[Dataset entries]
......

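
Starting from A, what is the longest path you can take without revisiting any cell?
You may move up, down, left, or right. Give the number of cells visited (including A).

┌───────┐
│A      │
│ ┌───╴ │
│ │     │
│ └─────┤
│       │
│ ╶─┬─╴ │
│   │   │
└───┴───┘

Finding longest simple path using DFS:
Start: (0, 0)
Longest path visits 8 cells
Path: A → down → down → right → right → right → down → left

Solution:

┌───────┐
│A      │
│ ┌───╴ │
│↓│     │
│ └─────┤
│↳ → → ↓│
│ ╶─┬─╴ │
│   │B ↲│
└───┴───┘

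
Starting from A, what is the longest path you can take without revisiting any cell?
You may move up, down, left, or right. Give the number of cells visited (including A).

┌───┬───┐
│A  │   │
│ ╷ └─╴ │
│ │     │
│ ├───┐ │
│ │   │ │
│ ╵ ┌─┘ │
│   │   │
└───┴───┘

Finding longest simple path using DFS:
Start: (0, 0)
Longest path visits 8 cells
Path: A → right → down → right → right → down → down → left

Solution:

┌───┬───┐
│A ↓│   │
│ ╷ └─╴ │
│ │↳ → ↓│
│ ├───┐ │
│ │   │↓│
│ ╵ ┌─┘ │
│   │B ↲│
└───┴───┘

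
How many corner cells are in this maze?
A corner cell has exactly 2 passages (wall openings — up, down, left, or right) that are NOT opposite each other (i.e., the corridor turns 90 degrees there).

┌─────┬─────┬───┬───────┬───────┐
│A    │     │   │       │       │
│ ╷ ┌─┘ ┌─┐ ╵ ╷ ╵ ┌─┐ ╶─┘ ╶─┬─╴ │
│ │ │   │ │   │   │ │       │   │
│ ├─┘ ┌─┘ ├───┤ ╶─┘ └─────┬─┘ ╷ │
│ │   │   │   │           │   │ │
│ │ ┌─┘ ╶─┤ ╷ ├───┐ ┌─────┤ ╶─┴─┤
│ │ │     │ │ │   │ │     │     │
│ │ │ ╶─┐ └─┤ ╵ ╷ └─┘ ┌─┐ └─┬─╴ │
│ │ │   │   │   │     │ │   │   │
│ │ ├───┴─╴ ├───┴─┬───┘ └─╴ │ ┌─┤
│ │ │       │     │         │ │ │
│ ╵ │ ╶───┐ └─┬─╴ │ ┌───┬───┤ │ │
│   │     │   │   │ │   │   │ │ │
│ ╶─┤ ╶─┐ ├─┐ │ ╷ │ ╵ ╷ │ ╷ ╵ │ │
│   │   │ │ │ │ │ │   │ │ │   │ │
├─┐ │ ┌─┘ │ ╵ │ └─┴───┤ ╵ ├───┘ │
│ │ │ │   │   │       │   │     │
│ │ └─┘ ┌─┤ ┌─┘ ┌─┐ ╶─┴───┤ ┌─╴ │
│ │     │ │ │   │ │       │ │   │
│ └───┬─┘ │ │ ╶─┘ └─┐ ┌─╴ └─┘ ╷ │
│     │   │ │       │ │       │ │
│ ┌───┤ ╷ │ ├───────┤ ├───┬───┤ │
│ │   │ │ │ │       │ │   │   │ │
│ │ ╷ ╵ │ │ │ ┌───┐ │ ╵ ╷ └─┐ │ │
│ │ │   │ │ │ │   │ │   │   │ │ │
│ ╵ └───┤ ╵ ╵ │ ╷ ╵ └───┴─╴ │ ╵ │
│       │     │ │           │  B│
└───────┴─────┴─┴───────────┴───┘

Counting corner cells (2 non-opposite passages):
Total corners: 100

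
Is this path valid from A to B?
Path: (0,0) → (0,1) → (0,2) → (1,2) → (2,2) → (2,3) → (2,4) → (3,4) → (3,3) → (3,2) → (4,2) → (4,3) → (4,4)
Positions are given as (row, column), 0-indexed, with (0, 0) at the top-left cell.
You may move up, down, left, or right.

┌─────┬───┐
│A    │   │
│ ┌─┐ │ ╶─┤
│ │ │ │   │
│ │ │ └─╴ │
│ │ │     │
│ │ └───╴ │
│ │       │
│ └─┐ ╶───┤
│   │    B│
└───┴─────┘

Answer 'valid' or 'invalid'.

Checking path validity:
Result: All consecutive moves are passable.

valid

Correct solution:

┌─────┬───┐
│A → ↓│   │
│ ┌─┐ │ ╶─┤
│ │ │↓│   │
│ │ │ └─╴ │
│ │ │↳ → ↓│
│ │ └───╴ │
│ │  ↓ ← ↲│
│ └─┐ ╶───┤
│   │↳ → B│
└───┴─────┘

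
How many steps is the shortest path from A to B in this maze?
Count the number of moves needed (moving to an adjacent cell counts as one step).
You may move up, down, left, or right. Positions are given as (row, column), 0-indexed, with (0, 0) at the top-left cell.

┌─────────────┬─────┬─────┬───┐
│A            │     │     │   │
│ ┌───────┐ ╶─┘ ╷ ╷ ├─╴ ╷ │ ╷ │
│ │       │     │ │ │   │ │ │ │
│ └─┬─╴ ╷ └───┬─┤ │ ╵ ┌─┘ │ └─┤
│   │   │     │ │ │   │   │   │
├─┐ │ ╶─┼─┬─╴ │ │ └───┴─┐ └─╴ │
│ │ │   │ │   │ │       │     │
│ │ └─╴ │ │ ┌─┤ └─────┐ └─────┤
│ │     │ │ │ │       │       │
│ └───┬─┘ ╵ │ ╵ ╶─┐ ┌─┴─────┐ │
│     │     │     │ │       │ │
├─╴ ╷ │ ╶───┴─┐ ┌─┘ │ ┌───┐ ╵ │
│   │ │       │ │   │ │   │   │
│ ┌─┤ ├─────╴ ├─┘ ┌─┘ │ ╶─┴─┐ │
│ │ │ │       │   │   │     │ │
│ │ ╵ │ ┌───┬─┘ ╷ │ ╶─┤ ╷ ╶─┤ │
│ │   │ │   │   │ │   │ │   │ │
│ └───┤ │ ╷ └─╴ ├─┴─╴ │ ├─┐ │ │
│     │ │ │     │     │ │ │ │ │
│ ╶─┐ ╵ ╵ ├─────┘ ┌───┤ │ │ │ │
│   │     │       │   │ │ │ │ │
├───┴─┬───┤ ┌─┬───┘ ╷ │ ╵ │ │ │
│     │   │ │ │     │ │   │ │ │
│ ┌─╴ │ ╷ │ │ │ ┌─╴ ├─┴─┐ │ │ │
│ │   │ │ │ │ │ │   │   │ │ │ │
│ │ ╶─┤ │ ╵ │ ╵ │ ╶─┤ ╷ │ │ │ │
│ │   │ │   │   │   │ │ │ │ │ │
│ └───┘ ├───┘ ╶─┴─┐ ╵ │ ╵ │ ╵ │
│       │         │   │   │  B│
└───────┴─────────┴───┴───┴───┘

Using BFS to find shortest path:
Start: (0, 0), End: (14, 14)
Path found:
(0,0) → (0,1) → (0,2) → (0,3) → (0,4) → (0,5) → (1,5) → (1,6) → (1,7) → (0,7) → (0,8) → (1,8) → (2,8) → (3,8) → (3,9) → (3,10) → (3,11) → (4,11) → (4,12) → (4,13) → (4,14) → (5,14) → (6,14) → (7,14) → (8,14) → (9,14) → (10,14) → (11,14) → (12,14) → (13,14) → (14,14)
Number of steps: 30

Solution:

┌─────────────┬─────┬─────┬───┐
│A → → → → ↓  │↱ ↓  │     │   │
│ ┌───────┐ ╶─┘ ╷ ╷ ├─╴ ╷ │ ╷ │
│ │       │↳ → ↑│↓│ │   │ │ │ │
│ └─┬─╴ ╷ └───┬─┤ │ ╵ ┌─┘ │ └─┤
│   │   │     │ │↓│   │   │   │
├─┐ │ ╶─┼─┬─╴ │ │ └───┴─┐ └─╴ │
│ │ │   │ │   │ │↳ → → ↓│     │
│ │ └─╴ │ │ ┌─┤ └─────┐ └─────┤
│ │     │ │ │ │       │↳ → → ↓│
│ └───┬─┘ ╵ │ ╵ ╶─┐ ┌─┴─────┐ │
│     │     │     │ │       │↓│
├─╴ ╷ │ ╶───┴─┐ ┌─┘ │ ┌───┐ ╵ │
│   │ │       │ │   │ │   │  ↓│
│ ┌─┤ ├─────╴ ├─┘ ┌─┘ │ ╶─┴─┐ │
│ │ │ │       │   │   │     │↓│
│ │ ╵ │ ┌───┬─┘ ╷ │ ╶─┤ ╷ ╶─┤ │
│ │   │ │   │   │ │   │ │   │↓│
│ └───┤ │ ╷ └─╴ ├─┴─╴ │ ├─┐ │ │
│     │ │ │     │     │ │ │ │↓│
│ ╶─┐ ╵ ╵ ├─────┘ ┌───┤ │ │ │ │
│   │     │       │   │ │ │ │↓│
├───┴─┬───┤ ┌─┬───┘ ╷ │ ╵ │ │ │
│     │   │ │ │     │ │   │ │↓│
│ ┌─╴ │ ╷ │ │ │ ┌─╴ ├─┴─┐ │ │ │
│ │   │ │ │ │ │ │   │   │ │ │↓│
│ │ ╶─┤ │ ╵ │ ╵ │ ╶─┤ ╷ │ │ │ │
│ │   │ │   │   │   │ │ │ │ │↓│
│ └───┘ ├───┘ ╶─┴─┐ ╵ │ ╵ │ ╵ │
│       │         │   │   │  B│
└───────┴─────────┴───┴───┴───┘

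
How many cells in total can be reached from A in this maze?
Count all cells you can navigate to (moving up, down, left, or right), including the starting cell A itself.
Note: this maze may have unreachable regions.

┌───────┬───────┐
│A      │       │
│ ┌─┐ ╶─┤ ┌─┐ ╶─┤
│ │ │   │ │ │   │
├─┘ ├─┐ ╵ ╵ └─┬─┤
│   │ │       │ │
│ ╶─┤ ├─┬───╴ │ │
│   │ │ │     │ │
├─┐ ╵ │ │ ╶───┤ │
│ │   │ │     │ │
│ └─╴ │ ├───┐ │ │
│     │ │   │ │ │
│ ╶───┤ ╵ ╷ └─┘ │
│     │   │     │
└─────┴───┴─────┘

Using BFS/flood-fill to find all reachable cells from A:
Maze size: 7 × 8 = 56 total cells
30 cell(s) are walled off and cannot be reached from A.
Reachable cells: 26

Reachable region (· marks reachable cells):

┌───────┬───────┐
│A · · ·│· · · ·│
│ ┌─┐ ╶─┤ ┌─┐ ╶─┤
│·│ │· ·│·│·│· ·│
├─┘ ├─┐ ╵ ╵ └─┬─┤
│   │ │· · · ·│ │
│ ╶─┤ ├─┬───╴ │ │
│   │ │ │· · ·│ │
├─┐ ╵ │ │ ╶───┤ │
│ │   │ │· · ·│ │
│ └─╴ │ ├───┐ │ │
│     │ │   │·│ │
│ ╶───┤ ╵ ╷ └─┘ │
│     │   │     │
└─────┴───┴─────┘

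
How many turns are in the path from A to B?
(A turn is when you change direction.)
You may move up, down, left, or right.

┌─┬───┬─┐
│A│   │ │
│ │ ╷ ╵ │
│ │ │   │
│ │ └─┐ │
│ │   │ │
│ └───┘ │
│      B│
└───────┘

Directions: down, down, down, right, right, right
Number of turns: 1

Solution:

┌─┬───┬─┐
│A│   │ │
│ │ ╷ ╵ │
│↓│ │   │
│ │ └─┐ │
│↓│   │ │
│ └───┘ │
│↳ → → B│
└───────┘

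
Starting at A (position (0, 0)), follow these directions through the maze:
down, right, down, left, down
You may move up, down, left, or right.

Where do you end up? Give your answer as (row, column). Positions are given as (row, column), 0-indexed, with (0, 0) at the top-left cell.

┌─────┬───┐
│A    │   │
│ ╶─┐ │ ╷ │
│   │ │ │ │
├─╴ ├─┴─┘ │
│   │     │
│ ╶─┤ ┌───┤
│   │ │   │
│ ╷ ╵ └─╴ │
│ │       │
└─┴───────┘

Following directions step by step:
Start: (0, 0)
  down: (0, 0) → (1, 0)
  right: (1, 0) → (1, 1)
  down: (1, 1) → (2, 1)
  left: (2, 1) → (2, 0)
  down: (2, 0) → (3, 0)
Final position: (3, 0)

Path taken:

┌─────┬───┐
│A    │   │
│ ╶─┐ │ ╷ │
│↳ ↓│ │ │ │
├─╴ ├─┴─┘ │
│↓ ↲│     │
│ ╶─┤ ┌───┤
│B  │ │   │
│ ╷ ╵ └─╴ │
│ │       │
└─┴───────┘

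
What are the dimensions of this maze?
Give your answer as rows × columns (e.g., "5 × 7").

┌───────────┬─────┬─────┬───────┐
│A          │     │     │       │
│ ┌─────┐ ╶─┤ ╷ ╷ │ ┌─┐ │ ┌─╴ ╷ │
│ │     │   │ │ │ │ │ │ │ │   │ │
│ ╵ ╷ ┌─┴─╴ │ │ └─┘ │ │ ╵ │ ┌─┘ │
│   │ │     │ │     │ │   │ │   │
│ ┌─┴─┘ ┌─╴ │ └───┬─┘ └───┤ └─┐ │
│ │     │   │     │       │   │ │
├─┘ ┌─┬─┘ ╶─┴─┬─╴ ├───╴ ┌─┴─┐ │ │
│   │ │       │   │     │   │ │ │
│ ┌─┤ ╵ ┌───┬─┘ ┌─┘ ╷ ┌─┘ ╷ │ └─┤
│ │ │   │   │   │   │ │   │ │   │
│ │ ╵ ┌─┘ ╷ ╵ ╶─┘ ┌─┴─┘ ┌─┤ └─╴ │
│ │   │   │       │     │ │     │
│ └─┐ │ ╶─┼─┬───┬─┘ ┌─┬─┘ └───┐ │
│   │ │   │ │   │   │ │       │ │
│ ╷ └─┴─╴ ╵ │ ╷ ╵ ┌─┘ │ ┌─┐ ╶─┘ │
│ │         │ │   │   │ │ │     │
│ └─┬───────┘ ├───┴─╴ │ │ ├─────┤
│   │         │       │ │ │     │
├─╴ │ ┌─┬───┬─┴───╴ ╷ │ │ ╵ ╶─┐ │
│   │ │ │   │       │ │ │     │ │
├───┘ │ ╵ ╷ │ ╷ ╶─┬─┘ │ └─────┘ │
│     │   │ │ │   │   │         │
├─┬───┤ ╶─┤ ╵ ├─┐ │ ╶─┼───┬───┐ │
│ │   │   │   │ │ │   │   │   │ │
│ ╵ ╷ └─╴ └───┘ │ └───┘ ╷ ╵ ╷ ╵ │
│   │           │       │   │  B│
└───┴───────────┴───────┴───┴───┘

Counting the maze dimensions:
Rows (vertical): 14
Columns (horizontal): 16
Dimensions: 14 × 16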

......

● **WORK ORDER**: If a line of the data contains "indexed", copy it out.

● **SOLUTION TO THE EXERCISE**:
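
Positions are given as (row, column), 0-indexed, with (0, 0) at the top-left cell.
You may move up, down, left, or right. Positions are given as (row, column), 0-indexed, with (0, 0) at the top-left cell.
Where do you end up? Give your answer as (row, column). Positions are given as (row, column), 0-indexed, with (0, 0) at the top-left cell.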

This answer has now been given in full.